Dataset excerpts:
○ ○ ○ ○
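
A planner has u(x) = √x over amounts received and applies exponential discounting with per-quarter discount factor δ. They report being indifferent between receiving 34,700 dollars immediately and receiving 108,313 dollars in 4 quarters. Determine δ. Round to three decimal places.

δ ≈ 0.867

The payoff in 4 quarters is discounted by δ^4, so u(34700) = δ^4·u(108313) and δ^4 = u(34700)/u(108313).
With u(x) = √x: δ^4 = √34700/√108313 = √(34700/108313) = 0.56601.
Taking the 4th root: δ = 0.56601^(1/4) ≈ 0.867.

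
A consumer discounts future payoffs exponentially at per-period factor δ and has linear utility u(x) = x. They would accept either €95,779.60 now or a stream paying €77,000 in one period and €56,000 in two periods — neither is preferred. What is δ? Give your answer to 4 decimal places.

Equating present values: 95779.60 = 77000δ + 56000δ².
That is, 56000δ² + 77000δ − 95779.60 = 0, a quadratic in δ.
δ = (−77000 + √(77000² + 4·56000·95779.60)) / (2·56000) = (−77000 + √27383630400.00) / 112000 ≈ 0.7900.

δ ≈ 0.7900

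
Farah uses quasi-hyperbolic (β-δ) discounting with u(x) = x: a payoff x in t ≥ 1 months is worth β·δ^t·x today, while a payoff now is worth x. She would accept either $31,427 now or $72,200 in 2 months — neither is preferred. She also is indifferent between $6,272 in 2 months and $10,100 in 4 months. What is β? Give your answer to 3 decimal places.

β ≈ 0.701

Both payoffs in the second observation are in the future, so β drops out: δ^2·6272 = δ^4·10100 ⇒ δ^2 = 6272/10100 = 0.62099, so δ = 0.78803.
Now use the now-vs-future pair: 31427 = β·δ^2·72200 gives β = 31427/(0.62099·72200) ≈ 0.701.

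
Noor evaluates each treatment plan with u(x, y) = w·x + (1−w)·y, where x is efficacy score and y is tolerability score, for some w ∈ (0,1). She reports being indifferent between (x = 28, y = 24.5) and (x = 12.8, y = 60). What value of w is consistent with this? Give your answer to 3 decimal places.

w = 0.700

Equating utilities: w·28 + (1−w)·24.5 = w·12.8 + (1−w)·60.
Collecting terms: w·15.2 = (1−w)·35.5.
So w/(1−w) = 35.5/15.2 = 2.3355, giving w = 35.5/(15.2+35.5) = 0.700.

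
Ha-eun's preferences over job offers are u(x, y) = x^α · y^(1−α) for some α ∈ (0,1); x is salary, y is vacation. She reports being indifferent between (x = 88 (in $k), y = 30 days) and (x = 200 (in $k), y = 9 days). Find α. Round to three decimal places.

Indifference: 88^α · 30^(1−α) = 200^α · 9^(1−α).
Taking logs: α·ln 88 + (1−α)·ln 30 = α·ln 200 + (1−α)·ln 9, i.e. α·-0.820981 = (1−α)·-1.203973.
With A = -0.820981 and B = -1.203973: α·A = (1−α)·B, so α = B/(A+B) = -1.203973/-2.024954 ≈ 0.595.

α ≈ 0.595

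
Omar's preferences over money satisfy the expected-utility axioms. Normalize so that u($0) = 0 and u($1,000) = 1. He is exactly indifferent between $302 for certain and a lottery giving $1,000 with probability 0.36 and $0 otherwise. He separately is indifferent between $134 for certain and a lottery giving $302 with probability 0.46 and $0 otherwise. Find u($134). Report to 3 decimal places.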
○ ○ ○ ○
• **The task**: All lines from the one containing "Ha-eun's preferences over" to the end of the records are to be duplicated exactly, and no other lines are to be given.

• **Answer for the task**:
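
Ha-eun's preferences over job offers are u(x, y) = x^α · y^(1−α) for some α ∈ (0,1); x is salary, y is vacation. She reports being indifferent between (x = 88 (in $k), y = 30 days) and (x = 200 (in $k), y = 9 days). Find α. Round to three decimal places.

Indifference: 88^α · 30^(1−α) = 200^α · 9^(1−α).
Taking logs: α·ln 88 + (1−α)·ln 30 = α·ln 200 + (1−α)·ln 9, i.e. α·-0.820981 = (1−α)·-1.203973.
With A = -0.820981 and B = -1.203973: α·A = (1−α)·B, so α = B/(A+B) = -1.203973/-2.024954 ≈ 0.595.

α ≈ 0.595

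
Omar's preferences over money satisfy the expected-utility axioms. Normalize so that u($0) = 0 and u($1,000) = 1. He is exactly indifferent between $302 for certain and a lottery giving $1,000 with probability 0.36 and $0 otherwise. He separately is indifferent between $134 for certain and a lottery giving $302 with probability 0.46 and $0 otherwise. Find u($134). Report to 3 decimal places.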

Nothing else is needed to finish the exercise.